Task details:
Among the lines below, a stretch begins at the one with "Find all p such" and ends at the one with "The line 8x". Repeat that stretch exactly, ends included.
START Data in this exercise
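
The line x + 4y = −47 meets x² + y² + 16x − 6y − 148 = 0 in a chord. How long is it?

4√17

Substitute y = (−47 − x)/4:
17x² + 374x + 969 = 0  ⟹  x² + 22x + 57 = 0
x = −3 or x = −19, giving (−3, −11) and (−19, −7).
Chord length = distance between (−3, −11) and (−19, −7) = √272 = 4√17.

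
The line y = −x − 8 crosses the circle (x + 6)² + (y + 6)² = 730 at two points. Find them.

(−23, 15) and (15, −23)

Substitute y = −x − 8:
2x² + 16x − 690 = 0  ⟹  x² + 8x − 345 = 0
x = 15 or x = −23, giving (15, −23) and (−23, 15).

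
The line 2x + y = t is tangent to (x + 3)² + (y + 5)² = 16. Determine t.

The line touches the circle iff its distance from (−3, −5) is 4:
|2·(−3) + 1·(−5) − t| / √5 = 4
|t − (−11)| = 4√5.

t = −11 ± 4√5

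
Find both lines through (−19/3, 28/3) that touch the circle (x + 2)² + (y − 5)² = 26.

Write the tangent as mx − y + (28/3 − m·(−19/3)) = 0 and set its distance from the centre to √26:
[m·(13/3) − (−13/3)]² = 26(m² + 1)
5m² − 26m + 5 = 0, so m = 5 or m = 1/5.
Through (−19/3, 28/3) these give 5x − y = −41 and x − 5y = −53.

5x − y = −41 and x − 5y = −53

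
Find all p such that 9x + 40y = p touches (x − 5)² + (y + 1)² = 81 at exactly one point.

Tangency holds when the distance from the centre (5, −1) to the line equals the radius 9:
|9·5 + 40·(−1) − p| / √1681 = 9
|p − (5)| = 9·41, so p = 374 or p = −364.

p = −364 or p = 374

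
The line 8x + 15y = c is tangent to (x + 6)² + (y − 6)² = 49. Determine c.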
END Data in this exercise
START Data in this exercise
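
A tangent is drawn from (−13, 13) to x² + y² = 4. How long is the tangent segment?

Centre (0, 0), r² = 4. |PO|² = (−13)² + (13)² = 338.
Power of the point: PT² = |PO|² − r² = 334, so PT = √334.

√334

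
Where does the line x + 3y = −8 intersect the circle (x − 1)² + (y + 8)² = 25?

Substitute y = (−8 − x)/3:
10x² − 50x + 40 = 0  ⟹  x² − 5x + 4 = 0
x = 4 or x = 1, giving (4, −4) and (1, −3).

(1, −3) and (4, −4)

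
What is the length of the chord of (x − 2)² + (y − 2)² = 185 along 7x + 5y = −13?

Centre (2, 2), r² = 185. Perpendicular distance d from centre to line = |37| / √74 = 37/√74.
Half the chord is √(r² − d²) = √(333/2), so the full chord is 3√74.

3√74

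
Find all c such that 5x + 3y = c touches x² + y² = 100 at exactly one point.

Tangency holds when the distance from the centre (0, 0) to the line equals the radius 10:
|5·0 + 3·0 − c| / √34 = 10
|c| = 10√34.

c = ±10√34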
END Data in this exercise
Completed exercise:
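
Find all p such that 9x + 40y = p touches (x − 5)² + (y + 1)² = 81 at exactly one point.

Tangency holds when the distance from the centre (5, −1) to the line equals the radius 9:
|9·5 + 40·(−1) − p| / √1681 = 9
|p − (5)| = 9·41, so p = 374 or p = −364.

p = −364 or p = 374

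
The line 8x + 15y = c is tangent to (x + 6)² + (y − 6)² = 49. Determine c.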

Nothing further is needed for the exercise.